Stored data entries
"""

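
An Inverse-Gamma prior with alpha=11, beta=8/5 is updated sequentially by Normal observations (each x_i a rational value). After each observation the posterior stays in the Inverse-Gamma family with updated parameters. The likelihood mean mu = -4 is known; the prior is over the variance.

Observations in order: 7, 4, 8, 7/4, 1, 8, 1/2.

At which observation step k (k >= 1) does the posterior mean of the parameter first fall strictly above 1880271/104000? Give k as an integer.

obs 1: x=7 → posterior Inverse-Gamma(23/2, 621/10)
obs 2: x=4 → posterior Inverse-Gamma(12, 941/10)
obs 3: x=8 → posterior Inverse-Gamma(25/2, 1661/10)
obs 4: x=7/4 → posterior Inverse-Gamma(13, 29221/160)
obs 5: x=1 → posterior Inverse-Gamma(27/2, 31221/160)
obs 6: x=8 → posterior Inverse-Gamma(14, 42741/160)
obs 7: x=1/2 → posterior Inverse-Gamma(29/2, 44361/160)

k = 6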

"""

ABOUT THIS TASK — Reproduce exactly, with nothing added, the lines from the one that contains "Observations in order: 7, 4, 8, 7/4, 1, 8, 1/2." to the end of the data.

ANSWER FOR THE TASK —
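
Observations in order: 7, 4, 8, 7/4, 1, 8, 1/2.

At which observation step k (k >= 1) does the posterior mean of the parameter first fall strictly above 1880271/104000? Give k as an integer.

obs 1: x=7 → posterior Inverse-Gamma(23/2, 621/10)
obs 2: x=4 → posterior Inverse-Gamma(12, 941/10)
obs 3: x=8 → posterior Inverse-Gamma(25/2, 1661/10)
obs 4: x=7/4 → posterior Inverse-Gamma(13, 29221/160)
obs 5: x=1 → posterior Inverse-Gamma(27/2, 31221/160)
obs 6: x=8 → posterior Inverse-Gamma(14, 42741/160)
obs 7: x=1/2 → posterior Inverse-Gamma(29/2, 44361/160)

k = 6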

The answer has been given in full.